**BRIEF**: Print the line where "In a category theory course: For" occurs and every line that follows it in the data below, ending with the last line, precisely as written.

= = = = =

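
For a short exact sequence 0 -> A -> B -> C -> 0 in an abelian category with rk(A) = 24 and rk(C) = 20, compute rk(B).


For a short exact sequence 0 -> A -> B -> C -> 0,
rank is additive: rank(B) = rank(A) + rank(C).
rank(B) = 24 + 20 = 44

44


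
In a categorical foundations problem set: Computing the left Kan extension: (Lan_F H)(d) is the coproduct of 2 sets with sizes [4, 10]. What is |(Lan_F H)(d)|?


Pointwise, the left Kan extension (Lan_F H)(d) is the colimit, indexed
by the comma category (F downarrow d), of H composed with the
projection (F downarrow d) -> C. Here that colimit is given
as a coproduct (disjoint union) of sets, so its cardinality is the
sum of the sizes of the summands.
Coproduct of sets with sizes: 4 + 10
= 14

14


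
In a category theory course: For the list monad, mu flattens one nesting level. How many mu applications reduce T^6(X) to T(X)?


Each application of mu: T^2 -> T removes one layer of nesting.
Starting at depth 6 (i.e., T^6(X)), we need to reach T(X).
Number of mu applications = 6 - 1 = 5

5


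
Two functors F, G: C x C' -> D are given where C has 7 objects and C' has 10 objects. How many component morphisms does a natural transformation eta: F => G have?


A natural transformation eta: F => G assigns one component morphism per
object of the domain category.
The domain is the product category C x C', so
|Ob(C x C')| = |Ob(C)| * |Ob(C')| = 7 * 10 = 70.
Therefore eta has 70 component morphisms.

70


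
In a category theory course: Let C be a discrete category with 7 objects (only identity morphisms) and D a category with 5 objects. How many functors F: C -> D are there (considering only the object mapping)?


A functor from a discrete category C to D is determined by
where each object maps. Each of the 7 objects of C can map
to any of the 5 objects of D independently.
Number of functors = 5^7 = 78125

78125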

= = = = =

**RESPONSE BOX**:
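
In a category theory course: For the list monad, mu flattens one nesting level. How many mu applications reduce T^6(X) to T(X)?


Each application of mu: T^2 -> T removes one layer of nesting.
Starting at depth 6 (i.e., T^6(X)), we need to reach T(X).
Number of mu applications = 6 - 1 = 5

5


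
Two functors F, G: C x C' -> D are given where C has 7 objects and C' has 10 objects. How many component morphisms does a natural transformation eta: F => G have?


A natural transformation eta: F => G assigns one component morphism per
object of the domain category.
The domain is the product category C x C', so
|Ob(C x C')| = |Ob(C)| * |Ob(C')| = 7 * 10 = 70.
Therefore eta has 70 component morphisms.

70


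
In a category theory course: Let C be a discrete category with 7 objects (only identity morphisms) and D a category with 5 objects. How many functors F: C -> D are there (considering only the object mapping)?


A functor from a discrete category C to D is determined by
where each object maps. Each of the 7 objects of C can map
to any of the 5 objects of D independently.
Number of functors = 5^7 = 78125

78125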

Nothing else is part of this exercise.